**Task details**
For each line of the data below that holds "numbered", copy the line.

---------- Records for the task ----------

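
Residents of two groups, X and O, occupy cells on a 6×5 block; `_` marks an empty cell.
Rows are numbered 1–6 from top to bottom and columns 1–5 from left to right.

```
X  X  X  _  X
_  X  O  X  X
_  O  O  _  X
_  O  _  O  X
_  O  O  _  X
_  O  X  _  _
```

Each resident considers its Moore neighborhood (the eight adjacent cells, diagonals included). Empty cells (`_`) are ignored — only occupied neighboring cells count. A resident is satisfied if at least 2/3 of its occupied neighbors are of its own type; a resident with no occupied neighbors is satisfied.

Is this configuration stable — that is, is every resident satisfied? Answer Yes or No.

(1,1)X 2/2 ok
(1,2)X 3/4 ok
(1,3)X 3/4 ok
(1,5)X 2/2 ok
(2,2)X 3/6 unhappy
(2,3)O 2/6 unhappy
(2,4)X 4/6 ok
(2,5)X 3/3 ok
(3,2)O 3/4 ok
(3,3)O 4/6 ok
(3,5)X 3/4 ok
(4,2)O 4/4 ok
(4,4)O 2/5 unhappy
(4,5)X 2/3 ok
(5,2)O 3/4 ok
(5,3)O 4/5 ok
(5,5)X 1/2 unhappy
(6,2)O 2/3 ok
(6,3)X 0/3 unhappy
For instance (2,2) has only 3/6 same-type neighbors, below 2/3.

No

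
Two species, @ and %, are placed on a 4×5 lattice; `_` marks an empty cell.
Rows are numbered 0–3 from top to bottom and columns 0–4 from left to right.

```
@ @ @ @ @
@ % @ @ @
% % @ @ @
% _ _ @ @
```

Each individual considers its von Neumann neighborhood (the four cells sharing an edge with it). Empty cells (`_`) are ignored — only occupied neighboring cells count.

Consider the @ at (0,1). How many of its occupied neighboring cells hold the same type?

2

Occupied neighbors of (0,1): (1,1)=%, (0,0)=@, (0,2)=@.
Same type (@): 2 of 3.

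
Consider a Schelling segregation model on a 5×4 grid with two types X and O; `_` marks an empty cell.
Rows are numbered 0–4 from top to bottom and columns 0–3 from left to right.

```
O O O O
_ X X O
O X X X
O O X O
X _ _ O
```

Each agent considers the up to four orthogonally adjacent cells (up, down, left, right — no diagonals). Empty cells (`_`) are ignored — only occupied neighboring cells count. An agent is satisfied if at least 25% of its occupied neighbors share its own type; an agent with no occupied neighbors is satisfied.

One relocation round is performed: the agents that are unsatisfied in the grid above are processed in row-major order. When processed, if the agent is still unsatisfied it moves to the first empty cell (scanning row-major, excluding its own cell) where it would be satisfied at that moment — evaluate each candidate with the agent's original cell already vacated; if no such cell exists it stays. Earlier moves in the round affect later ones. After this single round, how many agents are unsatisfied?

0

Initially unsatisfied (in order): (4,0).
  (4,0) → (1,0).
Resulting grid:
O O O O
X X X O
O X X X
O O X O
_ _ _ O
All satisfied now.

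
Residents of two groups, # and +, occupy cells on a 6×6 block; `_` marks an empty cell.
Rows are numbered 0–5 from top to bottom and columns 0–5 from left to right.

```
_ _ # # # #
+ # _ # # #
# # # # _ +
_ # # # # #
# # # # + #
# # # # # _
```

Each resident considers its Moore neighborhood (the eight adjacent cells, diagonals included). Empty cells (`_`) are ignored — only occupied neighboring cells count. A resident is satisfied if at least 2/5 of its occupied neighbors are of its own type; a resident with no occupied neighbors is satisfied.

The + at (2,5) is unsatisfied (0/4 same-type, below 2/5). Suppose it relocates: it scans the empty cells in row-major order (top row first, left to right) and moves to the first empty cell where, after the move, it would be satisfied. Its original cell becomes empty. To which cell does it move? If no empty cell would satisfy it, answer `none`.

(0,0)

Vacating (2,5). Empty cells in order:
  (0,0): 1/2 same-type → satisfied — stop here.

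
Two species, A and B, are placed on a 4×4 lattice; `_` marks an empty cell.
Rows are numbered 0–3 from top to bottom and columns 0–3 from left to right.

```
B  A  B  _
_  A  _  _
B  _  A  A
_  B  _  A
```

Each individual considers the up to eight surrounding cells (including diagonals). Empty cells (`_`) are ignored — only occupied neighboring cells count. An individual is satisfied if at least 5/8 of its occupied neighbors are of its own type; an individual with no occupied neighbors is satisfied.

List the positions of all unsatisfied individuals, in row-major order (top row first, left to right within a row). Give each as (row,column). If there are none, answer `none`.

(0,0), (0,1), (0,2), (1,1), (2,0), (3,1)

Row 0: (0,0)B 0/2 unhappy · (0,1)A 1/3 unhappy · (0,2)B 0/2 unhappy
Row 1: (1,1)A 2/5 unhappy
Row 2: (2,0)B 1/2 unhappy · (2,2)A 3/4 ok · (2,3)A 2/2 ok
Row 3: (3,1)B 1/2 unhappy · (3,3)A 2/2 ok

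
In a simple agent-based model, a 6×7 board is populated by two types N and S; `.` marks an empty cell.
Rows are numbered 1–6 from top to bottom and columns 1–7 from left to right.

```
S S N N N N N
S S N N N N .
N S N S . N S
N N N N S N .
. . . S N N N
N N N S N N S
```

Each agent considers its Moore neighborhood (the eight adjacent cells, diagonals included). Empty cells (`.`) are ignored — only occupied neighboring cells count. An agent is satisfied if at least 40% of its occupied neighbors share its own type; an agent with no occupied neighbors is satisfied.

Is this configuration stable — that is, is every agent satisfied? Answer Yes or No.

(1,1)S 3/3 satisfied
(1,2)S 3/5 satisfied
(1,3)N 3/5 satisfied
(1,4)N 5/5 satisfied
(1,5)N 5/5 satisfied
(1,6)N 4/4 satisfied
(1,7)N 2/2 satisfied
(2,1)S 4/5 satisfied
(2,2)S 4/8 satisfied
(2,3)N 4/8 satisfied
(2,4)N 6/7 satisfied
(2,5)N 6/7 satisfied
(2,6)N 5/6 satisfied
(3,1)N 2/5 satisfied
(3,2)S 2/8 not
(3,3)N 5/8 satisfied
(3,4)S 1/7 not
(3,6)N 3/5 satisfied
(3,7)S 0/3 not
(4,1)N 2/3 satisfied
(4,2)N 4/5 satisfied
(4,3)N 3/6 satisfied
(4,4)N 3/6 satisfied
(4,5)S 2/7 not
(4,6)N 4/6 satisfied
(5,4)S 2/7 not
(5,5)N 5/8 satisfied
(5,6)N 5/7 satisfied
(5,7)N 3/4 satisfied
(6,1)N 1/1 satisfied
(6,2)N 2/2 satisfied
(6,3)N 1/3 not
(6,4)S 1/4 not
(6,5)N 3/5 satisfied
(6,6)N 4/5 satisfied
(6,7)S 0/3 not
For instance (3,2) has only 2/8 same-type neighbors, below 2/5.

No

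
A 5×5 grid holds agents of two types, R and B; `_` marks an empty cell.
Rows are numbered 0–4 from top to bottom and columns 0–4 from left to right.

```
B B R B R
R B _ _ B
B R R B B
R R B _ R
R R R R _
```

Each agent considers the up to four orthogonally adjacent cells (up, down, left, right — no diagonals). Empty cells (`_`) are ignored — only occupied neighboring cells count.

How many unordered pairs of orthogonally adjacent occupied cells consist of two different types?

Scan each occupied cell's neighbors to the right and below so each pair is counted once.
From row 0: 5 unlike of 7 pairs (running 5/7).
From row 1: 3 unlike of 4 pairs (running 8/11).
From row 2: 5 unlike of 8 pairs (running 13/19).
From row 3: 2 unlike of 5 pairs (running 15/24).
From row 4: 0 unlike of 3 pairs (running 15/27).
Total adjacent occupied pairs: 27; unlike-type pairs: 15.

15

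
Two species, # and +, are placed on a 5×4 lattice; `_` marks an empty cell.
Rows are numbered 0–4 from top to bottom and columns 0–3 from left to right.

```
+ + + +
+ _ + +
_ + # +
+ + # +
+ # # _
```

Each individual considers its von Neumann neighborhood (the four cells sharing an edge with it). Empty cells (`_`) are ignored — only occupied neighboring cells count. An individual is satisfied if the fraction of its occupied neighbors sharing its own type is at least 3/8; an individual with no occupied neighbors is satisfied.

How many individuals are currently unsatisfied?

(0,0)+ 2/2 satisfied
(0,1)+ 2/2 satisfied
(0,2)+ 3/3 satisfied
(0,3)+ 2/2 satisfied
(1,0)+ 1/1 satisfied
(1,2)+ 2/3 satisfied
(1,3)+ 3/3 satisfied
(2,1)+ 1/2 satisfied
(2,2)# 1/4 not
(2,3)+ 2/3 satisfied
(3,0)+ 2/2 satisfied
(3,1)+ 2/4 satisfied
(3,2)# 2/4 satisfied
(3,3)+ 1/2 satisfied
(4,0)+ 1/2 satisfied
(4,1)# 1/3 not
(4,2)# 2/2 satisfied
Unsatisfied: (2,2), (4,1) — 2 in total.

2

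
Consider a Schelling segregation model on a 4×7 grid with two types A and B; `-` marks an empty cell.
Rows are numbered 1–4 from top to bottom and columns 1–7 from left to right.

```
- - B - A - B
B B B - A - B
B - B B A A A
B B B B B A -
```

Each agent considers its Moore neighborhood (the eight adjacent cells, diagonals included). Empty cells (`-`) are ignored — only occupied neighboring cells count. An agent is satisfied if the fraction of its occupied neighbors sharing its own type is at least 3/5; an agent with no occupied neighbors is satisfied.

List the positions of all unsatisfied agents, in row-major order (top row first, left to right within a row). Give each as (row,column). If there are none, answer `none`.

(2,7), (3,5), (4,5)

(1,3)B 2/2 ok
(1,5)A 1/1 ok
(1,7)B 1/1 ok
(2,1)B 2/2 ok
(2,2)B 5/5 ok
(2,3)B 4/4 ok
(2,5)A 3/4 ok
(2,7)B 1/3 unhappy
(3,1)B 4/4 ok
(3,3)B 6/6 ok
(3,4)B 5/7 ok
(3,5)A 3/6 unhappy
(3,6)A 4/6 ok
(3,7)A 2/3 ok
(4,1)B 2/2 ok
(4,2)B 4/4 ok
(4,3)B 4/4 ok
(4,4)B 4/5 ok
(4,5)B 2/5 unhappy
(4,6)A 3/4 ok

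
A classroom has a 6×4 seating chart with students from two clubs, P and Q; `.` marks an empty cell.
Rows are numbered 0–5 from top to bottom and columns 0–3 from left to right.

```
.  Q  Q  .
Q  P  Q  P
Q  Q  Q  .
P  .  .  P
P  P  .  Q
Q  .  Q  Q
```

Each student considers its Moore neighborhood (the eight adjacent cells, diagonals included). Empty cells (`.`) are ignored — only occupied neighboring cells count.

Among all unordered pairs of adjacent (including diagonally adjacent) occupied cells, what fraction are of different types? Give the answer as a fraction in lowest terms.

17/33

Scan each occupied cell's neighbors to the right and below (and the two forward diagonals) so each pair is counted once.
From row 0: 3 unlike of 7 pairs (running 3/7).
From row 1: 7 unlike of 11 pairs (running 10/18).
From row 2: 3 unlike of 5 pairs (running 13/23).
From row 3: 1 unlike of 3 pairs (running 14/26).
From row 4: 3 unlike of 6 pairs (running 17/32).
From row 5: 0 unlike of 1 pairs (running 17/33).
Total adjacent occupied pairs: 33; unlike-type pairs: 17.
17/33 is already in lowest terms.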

----------

**Solved exercise**
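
Rows are numbered 1–6 from top to bottom and columns 1–5 from left to right.
Rows are numbered 0–3 from top to bottom and columns 0–4 from left to right.
Rows are numbered 0–4 from top to bottom and columns 0–3 from left to right.
Rows are numbered 0–5 from top to bottom and columns 0–5 from left to right.
Rows are numbered 0–3 from top to bottom and columns 0–3 from left to right.
Rows are numbered 1–6 from top to bottom and columns 1–7 from left to right.
Rows are numbered 0–4 from top to bottom and columns 0–4 from left to right.
Rows are numbered 0–4 from top to bottom and columns 0–3 from left to right.
Rows are numbered 1–4 from top to bottom and columns 1–7 from left to right.
Rows are numbered 0–5 from top to bottom and columns 0–3 from left to right.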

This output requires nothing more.